▶ MATERIAL FOR THE TASK:
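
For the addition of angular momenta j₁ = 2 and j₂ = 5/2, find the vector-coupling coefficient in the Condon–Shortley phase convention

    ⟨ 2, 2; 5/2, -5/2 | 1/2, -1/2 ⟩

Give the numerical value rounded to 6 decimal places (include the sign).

+0.577350  (= +√(1/3))

√[2·4!0!1!/6! · 4!0!0!5!0!1!] = √(192)
  +(−1)^0/∏(0,4,0,0,0,1)! = 1/24  (running 1/24)
⟨..|..⟩ = √(192)·(1/24) = +0.577350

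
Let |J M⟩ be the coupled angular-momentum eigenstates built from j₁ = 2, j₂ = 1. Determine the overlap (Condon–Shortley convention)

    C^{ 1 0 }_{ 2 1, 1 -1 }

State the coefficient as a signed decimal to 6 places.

j₁+j₂−J=2  J+j₁−j₂=2  J−j₁+j₂=0  j₁+j₂+J+1=5
(j₁±m₁, j₂±m₂, J±M) = (3,1,0,2,1,1)
P² = 6/5
sum k=0..0:
  [0] +1/2 = 1/2
S = 1/2
C² = P²·S² = 3/10 ; C = +0.547723

+√(3/10) ≈ +0.547723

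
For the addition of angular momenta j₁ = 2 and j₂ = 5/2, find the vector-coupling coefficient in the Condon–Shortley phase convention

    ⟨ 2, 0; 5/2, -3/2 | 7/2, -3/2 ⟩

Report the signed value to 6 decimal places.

+0.534522  (= +√(2/7))

triangle: 1!×3!×4!/9! = 144/362880
(j±m)!: 2!×2!×1!×4!×2!×5! = 23040
prefactor² = (2J+1)×Δ×N² = 512/7
  k=0: +1/(0!×1!×2!×1!×1!×3!) = 1/12
  k=1: −1/(1!×0!×1!×0!×2!×4!) = -1/48
Σ = 1/16  ⇒  CG² = 512/7×1/16² = 2/7
CG = +√(2/7) = +0.534522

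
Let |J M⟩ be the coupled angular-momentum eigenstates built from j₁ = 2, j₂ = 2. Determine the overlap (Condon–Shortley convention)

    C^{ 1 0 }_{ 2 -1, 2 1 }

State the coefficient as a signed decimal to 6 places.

+√(1/10) ≈ +0.316228

√[3·3!1!1!/6! · 1!3!3!1!1!1!] = √(9/10)
  +(−1)^2/∏(2,1,1,1,0,0)! = 1/2  (running 1/2)
  +(−1)^3/∏(3,0,0,0,1,1)! = -1/6  (running 1/3)
⟨..|..⟩ = √(9/10)·(1/3) = +0.316228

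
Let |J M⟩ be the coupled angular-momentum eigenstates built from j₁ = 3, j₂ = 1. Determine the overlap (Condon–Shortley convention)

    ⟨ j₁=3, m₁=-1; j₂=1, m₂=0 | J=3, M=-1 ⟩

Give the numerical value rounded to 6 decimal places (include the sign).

√[7·1!5!1!/8! · 2!4!1!1!2!4!] = √(48)
  +(−1)^0/∏(0,1,4,1,1,0)! = 1/24  (running 1/24)
  +(−1)^1/∏(1,0,3,0,2,1)! = -1/12  (running -1/24)
⟨..|..⟩ = √(48)·(-1/24) = -0.288675

−√(1/12) = -0.288675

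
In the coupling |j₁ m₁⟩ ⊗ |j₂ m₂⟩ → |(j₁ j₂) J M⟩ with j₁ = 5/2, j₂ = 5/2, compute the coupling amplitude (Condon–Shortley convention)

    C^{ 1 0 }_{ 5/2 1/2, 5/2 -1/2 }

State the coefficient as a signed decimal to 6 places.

√[3·4!1!1!/7! · 3!2!2!3!1!1!] = √(72/35)
  +(−1)^1/∏(1,3,1,1,0,0)! = -1/6  (running -1/6)
  +(−1)^2/∏(2,2,0,0,1,1)! = 1/4  (running 1/12)
⟨..|..⟩ = √(72/35)·(1/12) = +0.119523

+0.119523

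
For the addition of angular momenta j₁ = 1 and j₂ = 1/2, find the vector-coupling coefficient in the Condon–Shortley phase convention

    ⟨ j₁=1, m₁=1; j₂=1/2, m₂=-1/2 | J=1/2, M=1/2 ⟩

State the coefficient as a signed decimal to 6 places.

√[2·1!1!0!/3! · 2!0!0!1!1!0!] = √(2/3)
  +(−1)^0/∏(0,1,0,0,1,0)! = 1  (running 1)
⟨..|..⟩ = √(2/3)·(1) = +0.816497

+0.816497  (= +√(2/3))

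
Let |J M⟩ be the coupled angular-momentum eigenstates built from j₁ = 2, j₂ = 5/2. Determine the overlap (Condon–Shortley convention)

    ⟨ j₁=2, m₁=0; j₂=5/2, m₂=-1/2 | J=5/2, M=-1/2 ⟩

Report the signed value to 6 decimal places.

triangle: 2!×2!×3!/8! = 24/40320
(j±m)!: 2!×2!×2!×3!×2!×3! = 576
prefactor² = (2J+1)×Δ×N² = 72/35
  k=0: +1/(0!×2!×2!×2!×0!×1!) = 1/8
  k=1: −1/(1!×1!×1!×1!×1!×2!) = -1/2
  k=2: +1/(2!×0!×0!×0!×2!×3!) = 1/24
Σ = -1/3  ⇒  CG² = 72/35×(-1/3)² = 8/35
CG = −√(8/35) = -0.478091

−√(8/35) = -0.478091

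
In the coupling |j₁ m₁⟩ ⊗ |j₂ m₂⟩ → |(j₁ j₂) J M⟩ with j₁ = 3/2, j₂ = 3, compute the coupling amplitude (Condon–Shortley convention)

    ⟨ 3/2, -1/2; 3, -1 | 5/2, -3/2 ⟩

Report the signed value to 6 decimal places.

√[6·2!1!4!/8! · 1!2!2!4!1!4!] = √(576/35)
  +(−1)^1/∏(1,1,1,1,0,3)! = -1/6  (running -1/6)
  +(−1)^2/∏(2,0,0,0,1,4)! = 1/48  (running -7/48)
⟨..|..⟩ = √(576/35)·(-7/48) = -0.591608

−√(7/20) ≈ -0.591608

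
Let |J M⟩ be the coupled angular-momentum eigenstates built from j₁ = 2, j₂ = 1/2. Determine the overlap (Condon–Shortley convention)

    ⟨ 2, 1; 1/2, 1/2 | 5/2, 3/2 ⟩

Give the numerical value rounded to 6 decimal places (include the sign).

j₁+j₂−J=0  J+j₁−j₂=4  J−j₁+j₂=1  j₁+j₂+J+1=6
(j₁±m₁, j₂±m₂, J±M) = (3,1,1,0,4,1)
P² = 144/5
sum k=0..0:
  [0] +1/6 = 1/6
S = 1/6
C² = P²·S² = 4/5 ; C = +0.894427

+0.894427  (= +√(4/5))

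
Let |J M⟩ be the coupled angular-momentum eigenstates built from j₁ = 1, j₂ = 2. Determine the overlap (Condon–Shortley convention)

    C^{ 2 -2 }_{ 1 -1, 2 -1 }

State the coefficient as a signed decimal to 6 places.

triangle: 1!*1!*3!/6! = 6/720
(j±m)!: 0!*2!*1!*3!*0!*4! = 288
prefactor² = (2J+1)*Δ*N² = 12
  k=1: −1/(1!*0!*1!*0!*0!*3!) = -1/6
Σ = -1/6  ⇒  CG² = 12*(-1/6)² = 1/3
CG = −√(1/3) = -0.577350

−√(1/3) ≈ -0.577350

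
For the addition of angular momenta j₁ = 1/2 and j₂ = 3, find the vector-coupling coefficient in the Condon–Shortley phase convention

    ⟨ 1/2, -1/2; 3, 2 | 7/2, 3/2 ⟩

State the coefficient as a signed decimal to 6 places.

√[8·0!1!6!/8! · 0!1!5!1!5!2!] = √(28800/7)
  +(−1)^0/∏(0,0,1,5,0,1)! = 1/120  (running 1/120)
⟨..|..⟩ = √(28800/7)·(1/120) = +0.534522

+0.534522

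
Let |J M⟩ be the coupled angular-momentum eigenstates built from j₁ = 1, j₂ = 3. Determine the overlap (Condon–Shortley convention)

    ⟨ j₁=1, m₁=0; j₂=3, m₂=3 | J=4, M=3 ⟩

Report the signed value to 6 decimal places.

j₁+j₂−J=0  J+j₁−j₂=2  J−j₁+j₂=6  j₁+j₂+J+1=9
(j₁±m₁, j₂±m₂, J±M) = (1,1,6,0,7,1)
P² = 129600
sum k=0..0:
  [0] +1/720 = 1/720
S = 1/720
C² = P²·S² = 1/4 ; C = +0.500000

+√(1/4) ≈ +0.500000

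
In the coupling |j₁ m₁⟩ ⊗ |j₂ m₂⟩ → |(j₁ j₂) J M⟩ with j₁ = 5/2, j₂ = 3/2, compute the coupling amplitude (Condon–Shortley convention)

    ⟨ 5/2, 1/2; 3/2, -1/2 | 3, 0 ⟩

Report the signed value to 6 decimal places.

+√(1/5) ≈ +0.447214

j₁+j₂−J=1  J+j₁−j₂=4  J−j₁+j₂=2  j₁+j₂+J+1=8
(j₁±m₁, j₂±m₂, J±M) = (3,2,1,2,3,3)
P² = 36/5
sum k=0..1:
  [0] +1/4 = 1/4
  [1] −1/12 = -1/12
S = 1/6
C² = P²·S² = 1/5 ; C = +0.447214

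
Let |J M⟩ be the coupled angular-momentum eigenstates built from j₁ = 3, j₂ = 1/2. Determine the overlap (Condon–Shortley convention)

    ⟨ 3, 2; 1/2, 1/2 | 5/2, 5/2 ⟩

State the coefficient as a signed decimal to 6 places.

-0.377964  (= −√(1/7))

triangle: 1!*5!*0!/7! = 120/5040
(j±m)!: 5!*1!*1!*0!*5!*0! = 14400
prefactor² = (2J+1)*Δ*N² = 14400/7
  k=1: −1/(1!*0!*0!*0!*5!*0!) = -1/120
Σ = -1/120  ⇒  CG² = 14400/7*(-1/120)² = 1/7
CG = −√(1/7) = -0.377964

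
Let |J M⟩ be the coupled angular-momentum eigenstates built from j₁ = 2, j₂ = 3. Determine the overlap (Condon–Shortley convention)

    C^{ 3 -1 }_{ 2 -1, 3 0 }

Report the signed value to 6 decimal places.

triangle: 2!·2!·4!/9! = 96/362880
(j±m)!: 1!·3!·3!·3!·2!·4! = 10368
prefactor² = (2J+1)·Δ·N² = 96/5
  k=1: −1/(1!·1!·2!·2!·0!·2!) = -1/8
  k=2: +1/(2!·0!·1!·1!·1!·3!) = 1/12
Σ = -1/24  ⇒  CG² = 96/5·(-1/24)² = 1/30
CG = −√(1/30) = -0.182574

-0.182574  (= −√(1/30))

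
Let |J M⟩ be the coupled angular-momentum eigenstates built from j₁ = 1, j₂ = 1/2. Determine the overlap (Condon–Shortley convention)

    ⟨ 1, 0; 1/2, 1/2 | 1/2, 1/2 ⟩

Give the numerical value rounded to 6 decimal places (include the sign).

-0.577350  (= −√(1/3))

√[2·1!1!0!/3! · 1!1!1!0!1!0!] = √(1/3)
  +(−1)^1/∏(1,0,0,0,1,0)! = -1  (running -1)
⟨..|..⟩ = √(1/3)·(-1) = -0.577350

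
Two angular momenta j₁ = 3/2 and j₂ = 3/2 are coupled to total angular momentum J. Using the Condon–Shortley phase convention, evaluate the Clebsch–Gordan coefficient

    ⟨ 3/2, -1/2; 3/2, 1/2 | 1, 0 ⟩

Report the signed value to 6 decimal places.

−√(1/20) ≈ -0.223607

√[3·2!1!1!/5! · 1!2!2!1!1!1!] = √(1/5)
  +(−1)^1/∏(1,1,1,1,0,0)! = -1  (running -1)
  +(−1)^2/∏(2,0,0,0,1,1)! = 1/2  (running -1/2)
⟨..|..⟩ = √(1/5)·(-1/2) = -0.223607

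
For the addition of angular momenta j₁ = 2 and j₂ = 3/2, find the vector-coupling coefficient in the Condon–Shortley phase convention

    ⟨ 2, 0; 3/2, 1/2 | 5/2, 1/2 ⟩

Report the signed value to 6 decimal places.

√[6·1!3!2!/7! · 2!2!2!1!3!2!] = √(48/35)
  +(−1)^0/∏(0,1,2,2,1,0)! = 1/4  (running 1/4)
  +(−1)^1/∏(1,0,1,1,2,1)! = -1/2  (running -1/4)
⟨..|..⟩ = √(48/35)·(-1/4) = -0.292770

−√(3/35) = -0.292770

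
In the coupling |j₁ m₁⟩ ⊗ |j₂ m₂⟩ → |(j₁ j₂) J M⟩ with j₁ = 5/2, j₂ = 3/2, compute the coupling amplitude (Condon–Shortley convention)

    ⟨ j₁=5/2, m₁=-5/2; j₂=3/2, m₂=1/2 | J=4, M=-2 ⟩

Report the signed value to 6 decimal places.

√[9·0!5!3!/9! · 0!5!2!1!2!6!] = √(43200/7)
  +(−1)^0/∏(0,0,5,2,0,1)! = 1/240  (running 1/240)
⟨..|..⟩ = √(43200/7)·(1/240) = +0.327327

+0.327327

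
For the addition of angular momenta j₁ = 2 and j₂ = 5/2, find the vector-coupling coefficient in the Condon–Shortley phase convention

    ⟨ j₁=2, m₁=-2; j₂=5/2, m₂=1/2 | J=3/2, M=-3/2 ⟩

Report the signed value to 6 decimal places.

−√(4/35) ≈ -0.338062

triangle: 3!*1!*2!/7! = 12/5040
(j±m)!: 0!*4!*3!*2!*0!*3! = 1728
prefactor² = (2J+1)*Δ*N² = 576/35
  k=3: −1/(3!*0!*1!*0!*0!*2!) = -1/12
Σ = -1/12  ⇒  CG² = 576/35*(-1/12)² = 4/35
CG = −√(4/35) = -0.338062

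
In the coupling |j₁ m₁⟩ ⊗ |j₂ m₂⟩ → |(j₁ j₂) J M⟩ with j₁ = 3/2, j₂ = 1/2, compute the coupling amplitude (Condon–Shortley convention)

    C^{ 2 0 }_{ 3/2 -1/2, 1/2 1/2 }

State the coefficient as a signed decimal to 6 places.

+√(1/2) ≈ +0.707107

triangle: 0!×3!×1!/5! = 6/120
(j±m)!: 1!×2!×1!×0!×2!×2! = 8
prefactor² = (2J+1)×Δ×N² = 2
  k=0: +1/(0!×0!×2!×1!×1!×0!) = 1/2
Σ = 1/2  ⇒  CG² = 2×1/2² = 1/2
CG = +√(1/2) = +0.707107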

▶ ACTIVITY: Return each line of the listing that holds the string "eigenstates".

▶ SOLUTION:
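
Let |J M⟩ be the coupled angular-momentum eigenstates built from j₁ = 2, j₂ = 1. Determine the overlap (Condon–Shortley convention)
Let |J M⟩ be the coupled angular-momentum eigenstates built from j₁ = 2, j₂ = 2. Determine the overlap (Condon–Shortley convention)
Let |J M⟩ be the coupled angular-momentum eigenstates built from j₁ = 3, j₂ = 1. Determine the overlap (Condon–Shortley convention)
Let |J M⟩ be the coupled angular-momentum eigenstates built from j₁ = 2, j₂ = 5/2. Determine the overlap (Condon–Shortley convention)
Let |J M⟩ be the coupled angular-momentum eigenstates built from j₁ = 2, j₂ = 1/2. Determine the overlap (Condon–Shortley convention)
Let |J M⟩ be the coupled angular-momentum eigenstates built from j₁ = 1, j₂ = 2. Determine the overlap (Condon–Shortley convention)
Let |J M⟩ be the coupled angular-momentum eigenstates built from j₁ = 1, j₂ = 3. Determine the overlap (Condon–Shortley convention)
Let |J M⟩ be the coupled angular-momentum eigenstates built from j₁ = 3, j₂ = 1/2. Determine the overlap (Condon–Shortley convention)
Let |J M⟩ be the coupled angular-momentum eigenstates built from j₁ = 2, j₂ = 3. Determine the overlap (Condon–Shortley convention)
Let |J M⟩ be the coupled angular-momentum eigenstates built from j₁ = 1, j₂ = 1/2. Determine the overlap (Condon–Shortley convention)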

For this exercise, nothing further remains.